EXERCISE:
Return only the lines of the listing below that run from the line with "Elkhorn: capacity 8, population 19" through the line with "Dunmere: capacity 10, population 13", both ends included, exactly as written.

*** SOURCE MATERIAL

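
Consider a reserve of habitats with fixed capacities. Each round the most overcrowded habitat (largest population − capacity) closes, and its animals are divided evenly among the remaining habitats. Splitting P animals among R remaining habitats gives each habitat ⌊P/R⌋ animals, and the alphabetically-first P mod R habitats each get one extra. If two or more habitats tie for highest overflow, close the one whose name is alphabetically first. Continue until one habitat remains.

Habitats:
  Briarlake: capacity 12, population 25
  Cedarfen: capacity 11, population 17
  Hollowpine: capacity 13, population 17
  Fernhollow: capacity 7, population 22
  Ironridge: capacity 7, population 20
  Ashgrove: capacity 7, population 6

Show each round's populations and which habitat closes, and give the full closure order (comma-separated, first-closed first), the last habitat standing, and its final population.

Round 1: Ashgrove=6 Briarlake=25 Cedarfen=17 Fernhollow=22 Hollowpine=17 Ironridge=20 → close Fernhollow (overflow 15)
  22÷5 = 4 each, +1 to first 2
Round 2: Ashgrove=11 Briarlake=30 Cedarfen=21 Hollowpine=21 Ironridge=24 → close Briarlake (overflow 18)
  30÷4 = 7 each, +1 to first 2
Round 3: Ashgrove=19 Cedarfen=29 Hollowpine=28 Ironridge=31 → close Ironridge (overflow 24)
  31÷3 = 10 each, +1 to first 1
Round 4: Ashgrove=30 Cedarfen=39 Hollowpine=38 → close Cedarfen (overflow 28)
  39÷2 = 19 each, +1 to first 1
Round 5: Ashgrove=50 Hollowpine=57 → close Hollowpine (overflow 44)
  57÷1 = 57 each, +1 to first 0

Closure order: Fernhollow, Briarlake, Ironridge, Cedarfen, Hollowpine
Last habitat: Ashgrove with 107 animals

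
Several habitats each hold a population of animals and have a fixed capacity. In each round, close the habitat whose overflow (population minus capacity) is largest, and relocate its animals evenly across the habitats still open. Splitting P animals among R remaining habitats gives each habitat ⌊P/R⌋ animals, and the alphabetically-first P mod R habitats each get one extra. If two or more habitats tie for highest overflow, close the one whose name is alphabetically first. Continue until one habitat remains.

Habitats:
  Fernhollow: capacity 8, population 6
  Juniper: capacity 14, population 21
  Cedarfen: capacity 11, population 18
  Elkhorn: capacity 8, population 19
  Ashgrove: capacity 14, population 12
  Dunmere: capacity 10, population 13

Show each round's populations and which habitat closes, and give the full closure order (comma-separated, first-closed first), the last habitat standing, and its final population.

Round 1: Ashgrove=12 Cedarfen=18 Dunmere=13 Elkhorn=19 Fernhollow=6 Juniper=21 → close Elkhorn (overflow 11)
  19÷5 = 3 each, +1 to first 4
Round 2: Ashgrove=16 Cedarfen=22 Dunmere=17 Fernhollow=10 Juniper=24 → close Cedarfen (overflow 11)
  22÷4 = 5 each, +1 to first 2
Round 3: Ashgrove=22 Dunmere=23 Fernhollow=15 Juniper=29 → close Juniper (overflow 15)
  29÷3 = 9 each, +1 to first 2
Round 4: Ashgrove=32 Dunmere=33 Fernhollow=24 → close Dunmere (overflow 23)
  33÷2 = 16 each, +1 to first 1
Round 5: Ashgrove=49 Fernhollow=40 → close Ashgrove (overflow 35)
  49÷1 = 49 each, +1 to first 0

Closure order: Elkhorn, Cedarfen, Juniper, Dunmere, Ashgrove
Last habitat: Fernhollow with 89 animals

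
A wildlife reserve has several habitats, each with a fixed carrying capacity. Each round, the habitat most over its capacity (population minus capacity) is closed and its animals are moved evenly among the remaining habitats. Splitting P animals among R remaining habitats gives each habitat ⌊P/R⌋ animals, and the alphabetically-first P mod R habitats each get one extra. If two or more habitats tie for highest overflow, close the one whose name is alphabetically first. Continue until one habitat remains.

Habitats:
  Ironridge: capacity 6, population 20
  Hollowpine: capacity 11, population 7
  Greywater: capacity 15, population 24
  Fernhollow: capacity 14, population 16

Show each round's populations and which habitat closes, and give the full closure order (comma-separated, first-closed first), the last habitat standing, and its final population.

Closure order: Ironridge, Greywater, Fernhollow
Last habitat: Hollowpine with 67 animals

Round 1: Fernhollow=16 Greywater=24 Hollowpine=7 Ironridge=20 → close Ironridge (overflow 14)
  20÷3 = 6 each, +1 to first 2
Round 2: Fernhollow=23 Greywater=31 Hollowpine=13 → close Greywater (overflow 16)
  31÷2 = 15 each, +1 to first 1
Round 3: Fernhollow=39 Hollowpine=28 → close Fernhollow (overflow 25)
  39÷1 = 39 each, +1 to first 0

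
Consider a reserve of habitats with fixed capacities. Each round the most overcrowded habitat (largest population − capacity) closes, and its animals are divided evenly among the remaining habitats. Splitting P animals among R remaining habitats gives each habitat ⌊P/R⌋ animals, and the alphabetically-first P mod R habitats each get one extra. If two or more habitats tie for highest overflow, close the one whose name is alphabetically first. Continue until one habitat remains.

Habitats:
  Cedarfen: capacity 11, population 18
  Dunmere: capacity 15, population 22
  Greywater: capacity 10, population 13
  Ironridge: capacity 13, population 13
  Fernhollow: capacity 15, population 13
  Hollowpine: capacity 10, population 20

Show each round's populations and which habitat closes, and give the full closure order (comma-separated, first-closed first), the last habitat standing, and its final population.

Round 1: Cedarfen=18 Dunmere=22 Fernhollow=13 Greywater=13 Hollowpine=20 Ironridge=13 → close Hollowpine (overflow 10)
  20÷5 = 4 each, +1 to first 0
Round 2: Cedarfen=22 Dunmere=26 Fernhollow=17 Greywater=17 Ironridge=17 → close Cedarfen (overflow 11)
  22÷4 = 5 each, +1 to first 2
Round 3: Dunmere=32 Fernhollow=23 Greywater=22 Ironridge=22 → close Dunmere (overflow 17)
  32÷3 = 10 each, +1 to first 2
Round 4: Fernhollow=34 Greywater=33 Ironridge=32 → close Greywater (overflow 23)
  33÷2 = 16 each, +1 to first 1
Round 5: Fernhollow=51 Ironridge=48 → close Fernhollow (overflow 36)
  51÷1 = 51 each, +1 to first 0

Closure order: Hollowpine, Cedarfen, Dunmere, Greywater, Fernhollow
Last habitat: Ironridge with 99 animals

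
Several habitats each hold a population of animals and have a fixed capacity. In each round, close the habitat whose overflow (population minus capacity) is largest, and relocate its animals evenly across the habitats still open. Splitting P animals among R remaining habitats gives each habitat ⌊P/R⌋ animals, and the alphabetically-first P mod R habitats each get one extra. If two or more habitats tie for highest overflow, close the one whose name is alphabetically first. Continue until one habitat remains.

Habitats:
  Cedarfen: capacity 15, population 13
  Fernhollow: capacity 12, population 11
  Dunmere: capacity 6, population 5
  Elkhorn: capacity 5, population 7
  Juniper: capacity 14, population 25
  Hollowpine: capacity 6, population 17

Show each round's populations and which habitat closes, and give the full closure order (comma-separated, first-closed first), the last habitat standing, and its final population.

Closure order: Hollowpine, Juniper, Elkhorn, Dunmere, Cedarfen
Last habitat: Fernhollow with 78 animals

Round 1: Cedarfen=13 Dunmere=5 Elkhorn=7 Fernhollow=11 Hollowpine=17 Juniper=25 → close Hollowpine (overflow 11)
  17÷5 = 3 each, +1 to first 2
Round 2: Cedarfen=17 Dunmere=9 Elkhorn=10 Fernhollow=14 Juniper=28 → close Juniper (overflow 14)
  28÷4 = 7 each, +1 to first 0
Round 3: Cedarfen=24 Dunmere=16 Elkhorn=17 Fernhollow=21 → close Elkhorn (overflow 12)
  17÷3 = 5 each, +1 to first 2
Round 4: Cedarfen=30 Dunmere=22 Fernhollow=26 → close Dunmere (overflow 16)
  22÷2 = 11 each, +1 to first 0
Round 5: Cedarfen=41 Fernhollow=37 → close Cedarfen (overflow 26)
  41÷1 = 41 each, +1 to first 0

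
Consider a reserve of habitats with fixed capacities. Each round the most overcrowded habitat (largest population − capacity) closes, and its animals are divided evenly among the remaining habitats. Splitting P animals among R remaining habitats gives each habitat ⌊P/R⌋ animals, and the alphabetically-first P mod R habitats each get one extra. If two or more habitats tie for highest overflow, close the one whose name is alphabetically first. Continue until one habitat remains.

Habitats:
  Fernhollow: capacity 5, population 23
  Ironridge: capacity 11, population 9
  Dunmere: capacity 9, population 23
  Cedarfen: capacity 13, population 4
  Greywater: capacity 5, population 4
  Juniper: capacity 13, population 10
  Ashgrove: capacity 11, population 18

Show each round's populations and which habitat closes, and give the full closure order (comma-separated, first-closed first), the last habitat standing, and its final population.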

******

TASK RESULT:
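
  Elkhorn: capacity 8, population 19
  Ashgrove: capacity 14, population 12
  Dunmere: capacity 10, population 13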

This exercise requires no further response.